(Stored items)
⁂
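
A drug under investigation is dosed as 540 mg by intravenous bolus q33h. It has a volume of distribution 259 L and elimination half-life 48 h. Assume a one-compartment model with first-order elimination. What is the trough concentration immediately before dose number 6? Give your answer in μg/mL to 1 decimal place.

f = (1/2)^(τ/t½) = (1/2)^(33/48) ≈ 0.6209.
C₀ = D/Vd = 540/259 ≈ 2.085 μg/mL.
Before the 6th dose, 5 doses have been given. Superposition: Cmin = C₀·(f + f² + … + f^5).
≈ 2.085 × (0.6209 + 0.3855 + 0.2394 + 0.1486 + 0.0923) ≈ 2.085 × 1.4867 ≈ 3.100 μg/mL.

3.1 μg/mL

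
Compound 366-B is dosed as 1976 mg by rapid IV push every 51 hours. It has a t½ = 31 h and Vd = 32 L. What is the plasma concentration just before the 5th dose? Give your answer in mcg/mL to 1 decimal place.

28.7 mcg/mL

f = (1/2)^(τ/t½) = (1/2)^(51/31) ≈ 0.3197.
C₀ = D/Vd = 1976/32 ≈ 61.750 mcg/mL.
Before the 5th dose, 4 doses have been given. Superposition: Cmin = C₀·(f + f² + … + f^4).
≈ 61.750 × (0.3197 + 0.1022 + 0.0327 + 0.0104) ≈ 61.750 × 0.4650 ≈ 28.714 mcg/mL.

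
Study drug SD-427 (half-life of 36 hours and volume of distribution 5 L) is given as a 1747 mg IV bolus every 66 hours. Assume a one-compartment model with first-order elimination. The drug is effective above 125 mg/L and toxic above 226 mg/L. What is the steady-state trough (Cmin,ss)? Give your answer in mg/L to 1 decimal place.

136.3 mg/L

Over one 66-h interval, 66/36 ≈ 1.8333 half-lives elapse, leaving f ≈ 0.2806 of each dose.
At steady state, accumulation factor R = 1/(1 − e^(−kτ)) ≈ 1.3900.
Each bolus raises the concentration by D/Vd = 1747/5 ≈ 349.400 mg/L.
Cmax,ss = C₀/(1 − f) ≈ 349.400/0.7194 ≈ 485.683 mg/L.
Steady-state trough Cmin,ss = Cmax,ss·f ≈ 485.683 × 0.2806 ≈ 136.283 mg/L.
Trough 136.3 mg/L vs MEC 125 mg/L: adequate.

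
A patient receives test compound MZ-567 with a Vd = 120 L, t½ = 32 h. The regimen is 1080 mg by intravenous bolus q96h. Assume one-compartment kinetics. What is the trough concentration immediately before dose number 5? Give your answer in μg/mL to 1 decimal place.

f = (1/2)^(τ/t½) = (1/2)^(96/32) ≈ 0.1250.
C₀ = D/Vd = 1080/120 ≈ 9.000 μg/mL.
Before the 5th dose, 4 doses have been given. Superposition: Cmin = C₀·(f + f² + … + f^4).
≈ 9.000 × (0.1250 + 0.0156 + 0.0020 + 0.0002) ≈ 9.000 × 0.1428 ≈ 1.285 μg/mL.

1.3 μg/mL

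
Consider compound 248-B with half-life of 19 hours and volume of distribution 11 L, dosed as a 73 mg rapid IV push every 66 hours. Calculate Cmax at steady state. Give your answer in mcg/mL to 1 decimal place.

Over one 66-h interval, 66/19 ≈ 3.4737 half-lives elapse, leaving f ≈ 0.0900 of each dose.
At steady state, accumulation factor R = 1/(1 − e^(−kτ)) ≈ 1.0989.
Single-dose peak C₀ = D/Vd = 73/11 ≈ 6.636 mcg/mL.
Steady-state peak Cmax,ss = C₀·R ≈ 6.636 × 1.0989 ≈ 7.292 mcg/mL.

7.3 mcg/mL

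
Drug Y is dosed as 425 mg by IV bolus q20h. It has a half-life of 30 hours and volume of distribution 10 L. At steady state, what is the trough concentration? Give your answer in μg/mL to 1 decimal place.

τ/t½ = 20/30 ≈ 0.66667, so fraction remaining f = (1/2)^(20/30) ≈ 0.6300.
Each bolus raises the concentration by D/Vd = 425/10 ≈ 42.500 μg/mL.
Steady-state trough Cmin,ss = C₀·f/(1−f) ≈ 42.500 × 0.6300/0.3700 ≈ 72.365 μg/mL.

72.4 μg/mL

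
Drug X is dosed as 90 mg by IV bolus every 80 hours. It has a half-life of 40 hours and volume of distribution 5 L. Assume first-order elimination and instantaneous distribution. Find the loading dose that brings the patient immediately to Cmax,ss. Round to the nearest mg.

120 mg

f = (1/2)^(80/40) ≈ 0.250000; accumulation ratio R = 1/(1−f) ≈ 1.33333.
Loading dose to hit Cmax,ss on first dose: D_load = D_maint·R ≈ 90 × 1.33333 ≈ 120.00 mg.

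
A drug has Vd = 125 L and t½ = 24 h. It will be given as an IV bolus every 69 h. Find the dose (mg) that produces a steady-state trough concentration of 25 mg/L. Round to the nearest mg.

19800 mg

τ/t½ = 69/24 ≈ 2.875, so f = (1/2)^(69/24) ≈ 0.136313.
Cmin,ss = (D/Vd)·f/(1−f), so D = Cmin,ss·Vd·(1−f)/f.
D = 25 × 125 × (1−f)/f ≈ 25 × 125 × 6.33606 ≈ 19800.19 mg.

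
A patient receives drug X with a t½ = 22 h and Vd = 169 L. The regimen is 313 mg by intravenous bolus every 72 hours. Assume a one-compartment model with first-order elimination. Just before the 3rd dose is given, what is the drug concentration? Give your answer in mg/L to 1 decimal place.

f = (1/2)^(τ/t½) = (1/2)^(72/22) ≈ 0.1035.
C₀ = D/Vd = 313/169 ≈ 1.852 mg/L.
Before the 3rd dose, 2 doses have been given. Superposition: Cmin = C₀·(f + f²).
≈ 1.852 × (0.1035 + 0.0107) ≈ 1.852 × 0.1142 ≈ 0.211 mg/L.

0.2 mg/L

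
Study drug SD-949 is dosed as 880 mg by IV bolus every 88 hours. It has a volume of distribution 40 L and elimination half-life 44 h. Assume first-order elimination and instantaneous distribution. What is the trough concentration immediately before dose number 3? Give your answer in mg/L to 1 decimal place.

6.9 mg/L

f = (1/2)^(τ/t½) = (1/2)^(88/44) ≈ 0.2500.
C₀ = D/Vd = 880/40 ≈ 22.000 mg/L.
Before the 3rd dose, 2 doses have been given. Superposition: Cmin = C₀·(f + f²).
≈ 22.000 × (0.2500 + 0.0625) ≈ 22.000 × 0.3125 ≈ 6.875 mg/L.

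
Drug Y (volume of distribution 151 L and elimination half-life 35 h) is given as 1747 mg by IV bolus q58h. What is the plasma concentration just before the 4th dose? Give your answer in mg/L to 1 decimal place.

5.2 mg/L

f = (1/2)^(τ/t½) = (1/2)^(58/35) ≈ 0.3171.
C₀ = D/Vd = 1747/151 ≈ 11.570 mg/L.
Before the 4th dose, 3 doses have been given. Superposition: Cmin = C₀·(f + f² + … + f^3).
≈ 11.570 × (0.3171 + 0.1006 + 0.0319) ≈ 11.570 × 0.4496 ≈ 5.202 mg/L.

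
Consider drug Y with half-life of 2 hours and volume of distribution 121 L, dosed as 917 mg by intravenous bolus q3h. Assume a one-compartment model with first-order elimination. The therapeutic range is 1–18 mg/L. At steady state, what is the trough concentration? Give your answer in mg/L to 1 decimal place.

k = ln2/t½ = ln2/2 ≈ 0.346574 h⁻¹; fraction remaining f = e^(−kτ) = e^(−0.346574×3) ≈ 0.3536.
At steady state, accumulation factor R = 1/(1 − e^(−kτ)) ≈ 1.5470.
Single-dose peak C₀ = D/Vd = 917/121 ≈ 7.579 mg/L.
Steady-state peak Cmax,ss = C₀·R ≈ 7.579 × 1.5470 ≈ 11.725 mg/L.
Steady-state trough Cmin,ss = Cmax,ss·f ≈ 11.725 × 0.3536 ≈ 4.146 mg/L.
Trough 4.1 mg/L vs MEC 1 mg/L: adequate.

4.1 mg/L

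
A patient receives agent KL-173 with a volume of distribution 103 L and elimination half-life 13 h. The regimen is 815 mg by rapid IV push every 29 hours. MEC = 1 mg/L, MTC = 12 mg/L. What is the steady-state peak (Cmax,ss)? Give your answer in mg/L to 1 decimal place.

10.1 mg/L

k = ln2/t½ = ln2/13 ≈ 0.053319 h⁻¹; fraction remaining f = e^(−kτ) = e^(−0.053319×29) ≈ 0.2130.
Accumulation ratio R = 1/(1 − f) ≈ 1/0.7870 ≈ 1.2706.
Each bolus raises the concentration by D/Vd = 815/103 ≈ 7.913 mg/L.
Steady-state peak Cmax,ss = C₀·R ≈ 7.913 × 1.2706 ≈ 10.054 mg/L.
Peak 10.1 mg/L vs MTC 12 mg/L: below toxic threshold.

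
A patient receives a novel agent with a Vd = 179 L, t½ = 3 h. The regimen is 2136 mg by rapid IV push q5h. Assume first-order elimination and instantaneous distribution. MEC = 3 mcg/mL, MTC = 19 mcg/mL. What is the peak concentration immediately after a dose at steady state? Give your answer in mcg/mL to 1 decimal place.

k = ln2/t½ = ln2/3 ≈ 0.231049 h⁻¹; fraction remaining f = e^(−kτ) = e^(−0.231049×5) ≈ 0.3150.
Accumulation ratio R = 1/(1 − f) ≈ 1/0.6850 ≈ 1.4599.
Each bolus raises the concentration by D/Vd = 2136/179 ≈ 11.933 mcg/mL.
Steady-state peak Cmax,ss = C₀·R ≈ 11.933 × 1.4599 ≈ 17.421 mcg/mL.
Peak 17.4 mcg/mL vs MTC 19 mcg/mL: below toxic threshold.

17.4 mcg/mL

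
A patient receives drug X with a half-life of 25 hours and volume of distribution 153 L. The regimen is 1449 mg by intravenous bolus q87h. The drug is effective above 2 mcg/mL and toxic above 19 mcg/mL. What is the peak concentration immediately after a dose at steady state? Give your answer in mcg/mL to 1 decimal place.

10.4 mcg/mL

Over one 87-h interval, 87/25 ≈ 3.48 half-lives elapse, leaving f ≈ 0.0896 of each dose.
At steady state, accumulation factor R = 1/(1 − e^(−kτ)) ≈ 1.0984.
Each bolus raises the concentration by D/Vd = 1449/153 ≈ 9.471 mcg/mL.
Cmax,ss = C₀/(1 − f) ≈ 9.471/0.9104 ≈ 10.403 mcg/mL.
Peak 10.4 mcg/mL vs MTC 19 mcg/mL: below toxic threshold.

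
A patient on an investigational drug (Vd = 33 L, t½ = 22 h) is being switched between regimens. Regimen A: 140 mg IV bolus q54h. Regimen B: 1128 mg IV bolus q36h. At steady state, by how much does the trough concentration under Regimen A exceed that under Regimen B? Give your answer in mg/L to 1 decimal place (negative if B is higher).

-15.3 mg/L

Regimen A: f = (1/2)^(54/22) ≈ 0.1824; Cmin,ss = (140/33)·f/(1−f) ≈ 0.946 mg/L.
Regimen B: f = (1/2)^(36/22) ≈ 0.3217; Cmin,ss = (1128/33)·f/(1−f) ≈ 16.212 mg/L.
Difference ≈ 0.946 − 16.212 ≈ -15.266 mg/L.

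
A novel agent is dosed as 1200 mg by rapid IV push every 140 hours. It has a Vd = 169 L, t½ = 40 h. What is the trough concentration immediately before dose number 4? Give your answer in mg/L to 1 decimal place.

f = (1/2)^(τ/t½) = (1/2)^(140/40) ≈ 0.0884.
C₀ = D/Vd = 1200/169 ≈ 7.101 mg/L.
Before the 4th dose, 3 doses have been given. Superposition: Cmin = C₀·(f + f² + … + f^3).
≈ 7.101 × (0.0884 + 0.0078 + 0.0007) ≈ 7.101 × 0.0969 ≈ 0.688 mg/L.

0.7 mg/L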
⁂
> [PROMPT]: Reproduce exactly the lines from the one with "A patient on" through the last line of the entries, keeping both of those lines and nothing else.

> [TASK RESPONSE]:
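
A patient on an investigational drug (Vd = 33 L, t½ = 22 h) is being switched between regimens. Regimen A: 140 mg IV bolus q54h. Regimen B: 1128 mg IV bolus q36h. At steady state, by how much does the trough concentration under Regimen A exceed that under Regimen B? Give your answer in mg/L to 1 decimal place (negative if B is higher).

-15.3 mg/L

Regimen A: f = (1/2)^(54/22) ≈ 0.1824; Cmin,ss = (140/33)·f/(1−f) ≈ 0.946 mg/L.
Regimen B: f = (1/2)^(36/22) ≈ 0.3217; Cmin,ss = (1128/33)·f/(1−f) ≈ 16.212 mg/L.
Difference ≈ 0.946 − 16.212 ≈ -15.266 mg/L.

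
A novel agent is dosed as 1200 mg by rapid IV push every 140 hours. It has a Vd = 169 L, t½ = 40 h. What is the trough concentration immediately before dose number 4? Give your answer in mg/L to 1 decimal place.

f = (1/2)^(τ/t½) = (1/2)^(140/40) ≈ 0.0884.
C₀ = D/Vd = 1200/169 ≈ 7.101 mg/L.
Before the 4th dose, 3 doses have been given. Superposition: Cmin = C₀·(f + f² + … + f^3).
≈ 7.101 × (0.0884 + 0.0078 + 0.0007) ≈ 7.101 × 0.0969 ≈ 0.688 mg/L.

0.7 mg/L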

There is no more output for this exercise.